▸ REQUIREMENT:
The entries are to be repeated verbatim, with nothing left out.

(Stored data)
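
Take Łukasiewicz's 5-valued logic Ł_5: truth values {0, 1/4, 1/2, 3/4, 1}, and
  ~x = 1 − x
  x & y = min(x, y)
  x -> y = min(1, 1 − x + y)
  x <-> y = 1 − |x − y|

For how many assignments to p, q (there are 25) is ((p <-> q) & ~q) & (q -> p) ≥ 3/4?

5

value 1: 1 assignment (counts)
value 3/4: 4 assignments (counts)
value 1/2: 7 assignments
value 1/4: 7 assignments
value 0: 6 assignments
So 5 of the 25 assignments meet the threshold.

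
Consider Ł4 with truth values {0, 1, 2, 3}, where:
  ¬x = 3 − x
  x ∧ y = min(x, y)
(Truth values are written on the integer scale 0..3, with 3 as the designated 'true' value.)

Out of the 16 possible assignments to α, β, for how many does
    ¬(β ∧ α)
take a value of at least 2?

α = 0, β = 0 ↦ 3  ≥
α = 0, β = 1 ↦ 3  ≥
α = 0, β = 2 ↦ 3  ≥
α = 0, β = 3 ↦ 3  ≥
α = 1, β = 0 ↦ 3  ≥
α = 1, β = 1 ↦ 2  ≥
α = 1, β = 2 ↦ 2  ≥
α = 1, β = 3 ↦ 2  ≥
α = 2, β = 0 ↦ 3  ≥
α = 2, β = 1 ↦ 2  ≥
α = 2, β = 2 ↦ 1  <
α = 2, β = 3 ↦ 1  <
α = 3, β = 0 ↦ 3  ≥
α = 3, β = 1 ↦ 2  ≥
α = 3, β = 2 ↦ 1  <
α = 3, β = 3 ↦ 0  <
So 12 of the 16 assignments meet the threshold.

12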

▸ EXPECTED ANSWER:
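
Take Łukasiewicz's 5-valued logic Ł_5: truth values {0, 1/4, 1/2, 3/4, 1}, and
  ~x = 1 − x
  x & y = min(x, y)
  x -> y = min(1, 1 − x + y)
  x <-> y = 1 − |x − y|

For how many assignments to p, q (there are 25) is ((p <-> q) & ~q) & (q -> p) ≥ 3/4?

5

value 1: 1 assignment (counts)
value 3/4: 4 assignments (counts)
value 1/2: 7 assignments
value 1/4: 7 assignments
value 0: 6 assignments
So 5 of the 25 assignments meet the threshold.

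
Consider Ł4 with truth values {0, 1, 2, 3}, where:
  ¬x = 3 − x
  x ∧ y = min(x, y)
(Truth values are written on the integer scale 0..3, with 3 as the designated 'true' value.)

Out of the 16 possible assignments to α, β, for how many does
    ¬(β ∧ α)
take a value of at least 2?

α = 0, β = 0 ↦ 3  ≥
α = 0, β = 1 ↦ 3  ≥
α = 0, β = 2 ↦ 3  ≥
α = 0, β = 3 ↦ 3  ≥
α = 1, β = 0 ↦ 3  ≥
α = 1, β = 1 ↦ 2  ≥
α = 1, β = 2 ↦ 2  ≥
α = 1, β = 3 ↦ 2  ≥
α = 2, β = 0 ↦ 3  ≥
α = 2, β = 1 ↦ 2  ≥
α = 2, β = 2 ↦ 1  <
α = 2, β = 3 ↦ 1  <
α = 3, β = 0 ↦ 3  ≥
α = 3, β = 1 ↦ 2  ≥
α = 3, β = 2 ↦ 1  <
α = 3, β = 3 ↦ 0  <
So 12 of the 16 assignments meet the threshold.

12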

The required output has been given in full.